----- Provided entries -----
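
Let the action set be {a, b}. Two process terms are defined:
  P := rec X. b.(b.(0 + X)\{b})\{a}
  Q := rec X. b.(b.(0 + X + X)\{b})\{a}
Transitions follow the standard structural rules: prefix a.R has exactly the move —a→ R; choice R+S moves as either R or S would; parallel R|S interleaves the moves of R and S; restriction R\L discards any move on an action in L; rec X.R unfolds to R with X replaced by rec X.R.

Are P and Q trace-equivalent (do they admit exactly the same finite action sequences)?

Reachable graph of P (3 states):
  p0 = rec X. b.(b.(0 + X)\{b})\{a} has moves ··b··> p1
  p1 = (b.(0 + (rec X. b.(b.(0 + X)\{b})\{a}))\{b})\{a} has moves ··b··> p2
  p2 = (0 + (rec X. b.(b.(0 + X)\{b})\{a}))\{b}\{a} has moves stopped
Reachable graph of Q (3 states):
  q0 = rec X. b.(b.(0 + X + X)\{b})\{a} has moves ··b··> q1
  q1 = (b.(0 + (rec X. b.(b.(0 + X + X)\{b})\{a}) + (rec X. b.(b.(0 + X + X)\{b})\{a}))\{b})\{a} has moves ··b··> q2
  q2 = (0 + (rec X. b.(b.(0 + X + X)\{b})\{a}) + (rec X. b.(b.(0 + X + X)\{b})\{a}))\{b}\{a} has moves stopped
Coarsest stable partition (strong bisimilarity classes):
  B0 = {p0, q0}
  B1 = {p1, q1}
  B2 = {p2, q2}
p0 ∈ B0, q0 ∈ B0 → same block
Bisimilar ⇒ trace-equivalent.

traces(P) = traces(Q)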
-----
----- Provided entries -----
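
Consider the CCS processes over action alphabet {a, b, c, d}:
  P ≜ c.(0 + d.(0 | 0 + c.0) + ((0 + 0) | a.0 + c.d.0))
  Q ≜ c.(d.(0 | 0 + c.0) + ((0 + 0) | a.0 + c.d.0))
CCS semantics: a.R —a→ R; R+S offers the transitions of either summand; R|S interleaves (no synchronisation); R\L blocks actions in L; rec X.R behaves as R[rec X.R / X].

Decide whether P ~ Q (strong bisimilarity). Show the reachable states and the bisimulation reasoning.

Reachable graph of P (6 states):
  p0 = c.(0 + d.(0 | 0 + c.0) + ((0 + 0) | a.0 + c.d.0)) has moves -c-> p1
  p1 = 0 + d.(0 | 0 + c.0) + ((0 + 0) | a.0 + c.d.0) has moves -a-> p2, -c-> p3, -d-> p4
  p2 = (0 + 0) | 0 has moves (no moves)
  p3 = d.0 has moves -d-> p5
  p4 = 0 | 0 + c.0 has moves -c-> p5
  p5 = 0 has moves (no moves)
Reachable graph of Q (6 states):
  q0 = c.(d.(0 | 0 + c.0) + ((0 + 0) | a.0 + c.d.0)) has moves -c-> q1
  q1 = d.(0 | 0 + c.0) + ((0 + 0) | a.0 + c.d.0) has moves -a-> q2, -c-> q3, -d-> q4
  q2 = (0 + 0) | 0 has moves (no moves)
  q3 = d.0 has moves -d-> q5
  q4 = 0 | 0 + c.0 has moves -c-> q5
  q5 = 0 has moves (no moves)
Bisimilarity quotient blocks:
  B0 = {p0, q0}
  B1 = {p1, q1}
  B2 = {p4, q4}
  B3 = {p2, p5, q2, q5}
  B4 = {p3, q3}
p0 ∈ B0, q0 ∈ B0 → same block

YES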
-----
----- Provided entries -----
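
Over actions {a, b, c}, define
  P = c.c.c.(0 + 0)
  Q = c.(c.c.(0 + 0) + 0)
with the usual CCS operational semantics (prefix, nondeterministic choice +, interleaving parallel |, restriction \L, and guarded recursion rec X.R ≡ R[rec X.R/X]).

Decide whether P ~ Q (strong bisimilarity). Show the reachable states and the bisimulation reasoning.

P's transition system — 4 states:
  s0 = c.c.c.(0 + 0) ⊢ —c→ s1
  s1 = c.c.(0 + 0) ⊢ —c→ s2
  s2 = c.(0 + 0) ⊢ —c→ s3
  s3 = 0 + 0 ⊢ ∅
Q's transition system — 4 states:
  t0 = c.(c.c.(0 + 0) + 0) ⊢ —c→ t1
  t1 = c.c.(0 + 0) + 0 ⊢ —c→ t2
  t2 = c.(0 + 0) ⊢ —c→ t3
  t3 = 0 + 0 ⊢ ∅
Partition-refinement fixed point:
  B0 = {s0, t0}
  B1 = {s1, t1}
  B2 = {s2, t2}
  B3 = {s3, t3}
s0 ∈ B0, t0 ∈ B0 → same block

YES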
-----
• **Goal of the exercise**:
The records are given above. Copy each line in them that holds "actions".

• **Exercise answer**:
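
CCS semantics: a.R —a→ R; R+S offers the transitions of either summand; R|S interleaves (no synchronisation); R\L blocks actions in L; rec X.R behaves as R[rec X.R / X].
Over actions {a, b, c}, define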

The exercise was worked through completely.